Stored data:
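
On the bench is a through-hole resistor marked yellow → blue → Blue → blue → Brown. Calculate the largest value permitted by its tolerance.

470660000 Ω

Yellow → 4 (first significant figure)
Blue → 6 (second significant figure)
Blue → 6 (third significant figure)
Blue → ×10^6 multiplier
Brown → ±1% tolerance
466 × 1000000 = 466000000 Ω
Largest = 466000000 × (1 + 1/100) = 470660000 Ω.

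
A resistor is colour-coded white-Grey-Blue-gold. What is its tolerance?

±5%

The last band, gold, is the tolerance band.
Gold corresponds to ±5%.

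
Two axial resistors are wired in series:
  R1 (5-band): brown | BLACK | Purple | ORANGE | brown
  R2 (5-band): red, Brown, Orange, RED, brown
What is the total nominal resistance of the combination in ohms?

R1: brown, black, violet → 107; orange ×10^3 → 107000 Ω.
R2: red, brown, orange → 213; red ×10^2 → 21300 Ω.
Series: 107000 + 21300 = 128300 Ω.

128300 Ω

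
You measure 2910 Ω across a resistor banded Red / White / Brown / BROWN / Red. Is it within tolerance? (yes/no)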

- **Exercise directions**
Repeat the records above with every character intact.

- **Final answer**
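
On the bench is a through-hole resistor marked yellow → blue → Blue → blue → Brown. Calculate the largest value permitted by its tolerance.

470660000 Ω

Yellow → 4 (first significant figure)
Blue → 6 (second significant figure)
Blue → 6 (third significant figure)
Blue → ×10^6 multiplier
Brown → ±1% tolerance
466 × 1000000 = 466000000 Ω
Largest = 466000000 × (1 + 1/100) = 470660000 Ω.

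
A resistor is colour-coded white-Grey-Blue-gold. What is its tolerance?

±5%

The last band, gold, is the tolerance band.
Gold corresponds to ±5%.

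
Two axial resistors are wired in series:
  R1 (5-band): brown | BLACK | Purple | ORANGE | brown
  R2 (5-band): red, Brown, Orange, RED, brown
What is the total nominal resistance of the combination in ohms?

R1: brown, black, violet → 107; orange ×10^3 → 107000 Ω.
R2: red, brown, orange → 213; red ×10^2 → 21300 Ω.
Series: 107000 + 21300 = 128300 Ω.

128300 Ω

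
You measure 2910 Ω across a resistor banded Red / White / Brown / BROWN / Red. Is it within tolerance? (yes/no)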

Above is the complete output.